Work instructions: Every entry here should be copied exactly.

Records for this task:
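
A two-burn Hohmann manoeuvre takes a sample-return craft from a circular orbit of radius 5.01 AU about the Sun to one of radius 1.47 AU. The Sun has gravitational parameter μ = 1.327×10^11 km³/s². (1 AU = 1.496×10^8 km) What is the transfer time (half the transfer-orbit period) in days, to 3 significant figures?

t = 1070 days

In km: r₁ = 5.01 × 1.496×10^8 = 7.49496×10^8 km; r₂ = 1.47 × 1.496×10^8 = 2.19912×10^8 km.
Semi-major axis of the transfer orbit: a_t = (7.49496×10^8 + 2.19912×10^8)/2 = 4.84704×10^8 km.
Transfer time t = π√(a_t³/μ) = π√((4.84704×10^8)³ / 1.327×10^11) = 9.203×10^7 s.
Converting: 9.203×10^7 s ÷ 86400 s/day = 1070 days.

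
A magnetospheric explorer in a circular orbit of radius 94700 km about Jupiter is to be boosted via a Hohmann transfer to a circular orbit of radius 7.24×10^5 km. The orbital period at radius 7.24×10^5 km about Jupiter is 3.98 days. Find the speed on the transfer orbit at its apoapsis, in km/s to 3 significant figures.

v = 6.36 km/s

From Kepler's third law T² = 4π²r³/μ at r = 7.24×10^5 km, T = 3.98 days = 3.98 × 86400 s = 3.43872×10^5 s: μ = 4π²r³/T² = 1.26702×10^8 km³/s².
Transfer-ellipse semi-major axis a_t = (r₁ + r₂)/2 = (94700 + 7.240×10^5)/2 = 4.0935×10^5 km.
At apoapsis, r = 7.240×10^5 km.
Applying v² = μ(2/r − 1/a_t): v = 6.363 km/s.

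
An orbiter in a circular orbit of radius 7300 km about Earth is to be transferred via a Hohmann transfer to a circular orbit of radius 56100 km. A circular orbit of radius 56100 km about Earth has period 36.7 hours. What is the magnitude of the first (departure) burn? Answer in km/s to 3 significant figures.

Δv₁ = 2.44 km/s

From Kepler's third law T² = 4π²r³/μ at r = 56100 km, T = 36.7 hours = 36.7 × 3600 s = 1.3212×10^5 s: μ = 4π²r³/T² = 3.99311×10^5 km³/s².
The Hohmann ellipse has a_t = (r₁ + r₂)/2 = 31700 km.
On the circular orbit at r = 7300 km, v_c = √(μ/r) = 7.396 km/s.
Transfer-orbit speed at the same r (vis-viva, a = a_t): v_t = √[μ(2/r − 1/a_t)] = 9.839 km/s.
Δv₁ = |v_t − v_c| = |9.839 − 7.396| = 2.443 km/s.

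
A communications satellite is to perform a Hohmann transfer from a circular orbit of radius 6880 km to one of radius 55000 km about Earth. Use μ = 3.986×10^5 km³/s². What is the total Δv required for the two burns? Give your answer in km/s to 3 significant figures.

Δv = 3.96 km/s

Semi-major axis of the transfer orbit: a_t = (6880 + 55000)/2 = 30940 km.
At r₁ the circular-orbit speed is v₁ = √(μ/r₁) = 7.61157 km/s.
Transfer-orbit speed at r₁ (vis-viva equation): v_p = √[μ(2/r₁ − 1/a_t)] = 10.1484 km/s.
First burn Δv₁ = |v_p − v₁| = 2.5368 km/s.
Circular speed at r₂: v₂ = √(μ/r₂) = 2.6921 km/s.
Transfer-orbit speed at r₂: v_a = √[μ(2/r₂ − 1/a_t)] = 1.2695 km/s.
Second burn Δv₂ = |v₂ − v_a| = 1.4226 km/s.
Total Δv = Δv₁ + Δv₂ = 3.959 km/s.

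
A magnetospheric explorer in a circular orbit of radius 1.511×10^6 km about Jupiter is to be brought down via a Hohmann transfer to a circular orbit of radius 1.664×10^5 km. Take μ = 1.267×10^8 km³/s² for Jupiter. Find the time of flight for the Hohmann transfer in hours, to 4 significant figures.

t = 59.55 hours

The Hohmann ellipse has a_t = (r₁ + r₂)/2 = 8.387×10^5 km.
By Kepler's third law the transfer-orbit period is T = 2π√(a_t³/μ), so t = T/2 = 2.1437×10^5 s.
Converting: 2.1437×10^5 s ÷ 3600 s/hour = 59.55 hours.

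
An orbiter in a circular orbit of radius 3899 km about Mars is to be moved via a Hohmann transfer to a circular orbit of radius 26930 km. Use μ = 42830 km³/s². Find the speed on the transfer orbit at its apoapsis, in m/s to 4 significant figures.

v = 634.3 m/s

The Hohmann ellipse has a_t = (r₁ + r₂)/2 = 15414.5 km.
The apoapsis of the transfer ellipse is at r = 26930 km.
Applying v² = μ(2/r − 1/a_t): v = 0.6343 km/s.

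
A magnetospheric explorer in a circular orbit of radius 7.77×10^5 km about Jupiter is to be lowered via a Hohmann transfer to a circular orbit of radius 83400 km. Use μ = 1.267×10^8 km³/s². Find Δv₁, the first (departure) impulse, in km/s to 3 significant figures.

Δv₁ = 7.15 km/s

Semi-major axis of the transfer orbit: a_t = (7.770×10^5 + 83400)/2 = 4.302×10^5 km.
Circular speed at r = 7.770×10^5 km: v_c = √(μ/r) = 12.7696 km/s.
Vis-viva on the transfer ellipse at r = 7.770×10^5 km gives v_t = √[μ(2/r − 1/a_t)] = 5.62245 km/s.
Δv₁ = |v_t − v_c| = |5.62245 − 12.7696| = 7.147 km/s.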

Problem solution:
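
A two-burn Hohmann manoeuvre takes a sample-return craft from a circular orbit of radius 5.01 AU about the Sun to one of radius 1.47 AU. The Sun has gravitational parameter μ = 1.327×10^11 km³/s². (1 AU = 1.496×10^8 km) What is the transfer time (half the transfer-orbit period) in days, to 3 significant figures?

t = 1070 days

In km: r₁ = 5.01 × 1.496×10^8 = 7.49496×10^8 km; r₂ = 1.47 × 1.496×10^8 = 2.19912×10^8 km.
Semi-major axis of the transfer orbit: a_t = (7.49496×10^8 + 2.19912×10^8)/2 = 4.84704×10^8 km.
Transfer time t = π√(a_t³/μ) = π√((4.84704×10^8)³ / 1.327×10^11) = 9.203×10^7 s.
Converting: 9.203×10^7 s ÷ 86400 s/day = 1070 days.

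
A magnetospheric explorer in a circular orbit of radius 94700 km about Jupiter is to be boosted via a Hohmann transfer to a circular orbit of radius 7.24×10^5 km. The orbital period at radius 7.24×10^5 km about Jupiter is 3.98 days. Find the speed on the transfer orbit at its apoapsis, in km/s to 3 significant figures.

v = 6.36 km/s

From Kepler's third law T² = 4π²r³/μ at r = 7.24×10^5 km, T = 3.98 days = 3.98 × 86400 s = 3.43872×10^5 s: μ = 4π²r³/T² = 1.26702×10^8 km³/s².
Transfer-ellipse semi-major axis a_t = (r₁ + r₂)/2 = (94700 + 7.240×10^5)/2 = 4.0935×10^5 km.
At apoapsis, r = 7.240×10^5 km.
Applying v² = μ(2/r − 1/a_t): v = 6.363 km/s.

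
An orbiter in a circular orbit of radius 7300 km about Earth is to be transferred via a Hohmann transfer to a circular orbit of radius 56100 km. A circular orbit of radius 56100 km about Earth has period 36.7 hours. What is the magnitude of the first (departure) burn? Answer in km/s to 3 significant figures.

Δv₁ = 2.44 km/s

From Kepler's third law T² = 4π²r³/μ at r = 56100 km, T = 36.7 hours = 36.7 × 3600 s = 1.3212×10^5 s: μ = 4π²r³/T² = 3.99311×10^5 km³/s².
The Hohmann ellipse has a_t = (r₁ + r₂)/2 = 31700 km.
On the circular orbit at r = 7300 km, v_c = √(μ/r) = 7.396 km/s.
Transfer-orbit speed at the same r (vis-viva, a = a_t): v_t = √[μ(2/r − 1/a_t)] = 9.839 km/s.
Δv₁ = |v_t − v_c| = |9.839 − 7.396| = 2.443 km/s.

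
A communications satellite is to perform a Hohmann transfer from a circular orbit of radius 6880 km to one of radius 55000 km about Earth. Use μ = 3.986×10^5 km³/s². What is the total Δv required for the two burns? Give your answer in km/s to 3 significant figures.

Δv = 3.96 km/s

Semi-major axis of the transfer orbit: a_t = (6880 + 55000)/2 = 30940 km.
At r₁ the circular-orbit speed is v₁ = √(μ/r₁) = 7.61157 km/s.
Transfer-orbit speed at r₁ (vis-viva equation): v_p = √[μ(2/r₁ − 1/a_t)] = 10.1484 km/s.
First burn Δv₁ = |v_p − v₁| = 2.5368 km/s.
Circular speed at r₂: v₂ = √(μ/r₂) = 2.6921 km/s.
Transfer-orbit speed at r₂: v_a = √[μ(2/r₂ − 1/a_t)] = 1.2695 km/s.
Second burn Δv₂ = |v₂ − v_a| = 1.4226 km/s.
Total Δv = Δv₁ + Δv₂ = 3.959 km/s.

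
A magnetospheric explorer in a circular orbit of radius 1.511×10^6 km about Jupiter is to be brought down via a Hohmann transfer to a circular orbit of radius 1.664×10^5 km. Take μ = 1.267×10^8 km³/s² for Jupiter. Find the time of flight for the Hohmann transfer in hours, to 4 significant figures.

t = 59.55 hours

The Hohmann ellipse has a_t = (r₁ + r₂)/2 = 8.387×10^5 km.
By Kepler's third law the transfer-orbit period is T = 2π√(a_t³/μ), so t = T/2 = 2.1437×10^5 s.
Converting: 2.1437×10^5 s ÷ 3600 s/hour = 59.55 hours.

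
An orbiter in a circular orbit of radius 3899 km about Mars is to be moved via a Hohmann transfer to a circular orbit of radius 26930 km. Use μ = 42830 km³/s². Find the speed on the transfer orbit at its apoapsis, in m/s to 4 significant figures.

v = 634.3 m/s

The Hohmann ellipse has a_t = (r₁ + r₂)/2 = 15414.5 km.
The apoapsis of the transfer ellipse is at r = 26930 km.
Applying v² = μ(2/r − 1/a_t): v = 0.6343 km/s.

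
A magnetospheric explorer in a circular orbit of radius 7.77×10^5 km about Jupiter is to be lowered via a Hohmann transfer to a circular orbit of radius 83400 km. Use μ = 1.267×10^8 km³/s². Find Δv₁, the first (departure) impulse, in km/s to 3 significant figures.

Δv₁ = 7.15 km/s

Semi-major axis of the transfer orbit: a_t = (7.770×10^5 + 83400)/2 = 4.302×10^5 km.
Circular speed at r = 7.770×10^5 km: v_c = √(μ/r) = 12.7696 km/s.
Vis-viva on the transfer ellipse at r = 7.770×10^5 km gives v_t = √[μ(2/r − 1/a_t)] = 5.62245 km/s.
Δv₁ = |v_t − v_c| = |5.62245 − 12.7696| = 7.147 km/s.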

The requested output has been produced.